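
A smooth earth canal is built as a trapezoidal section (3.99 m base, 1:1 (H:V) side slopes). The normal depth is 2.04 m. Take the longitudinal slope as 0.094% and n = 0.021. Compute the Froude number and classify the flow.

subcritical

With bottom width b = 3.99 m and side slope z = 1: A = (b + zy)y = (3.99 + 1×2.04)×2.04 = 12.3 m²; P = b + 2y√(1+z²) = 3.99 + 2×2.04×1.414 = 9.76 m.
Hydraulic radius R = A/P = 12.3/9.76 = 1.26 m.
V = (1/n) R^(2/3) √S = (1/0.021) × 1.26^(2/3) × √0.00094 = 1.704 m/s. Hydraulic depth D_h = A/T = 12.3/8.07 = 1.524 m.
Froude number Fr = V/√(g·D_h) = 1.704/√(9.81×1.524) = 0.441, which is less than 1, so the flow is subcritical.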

◇ ◇ ◇ ◇ ◇

## WORK INSTRUCTIONS
Set down every record above exactly as given.

## EXERCISE OUTPUT
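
A smooth earth canal is built as a trapezoidal section (3.99 m base, 1:1 (H:V) side slopes). The normal depth is 2.04 m. Take the longitudinal slope as 0.094% and n = 0.021. Compute the Froude number and classify the flow.

subcritical

With bottom width b = 3.99 m and side slope z = 1: A = (b + zy)y = (3.99 + 1×2.04)×2.04 = 12.3 m²; P = b + 2y√(1+z²) = 3.99 + 2×2.04×1.414 = 9.76 m.
Hydraulic radius R = A/P = 12.3/9.76 = 1.26 m.
V = (1/n) R^(2/3) √S = (1/0.021) × 1.26^(2/3) × √0.00094 = 1.704 m/s. Hydraulic depth D_h = A/T = 12.3/8.07 = 1.524 m.
Froude number Fr = V/√(g·D_h) = 1.704/√(9.81×1.524) = 0.441, which is less than 1, so the flow is subcritical.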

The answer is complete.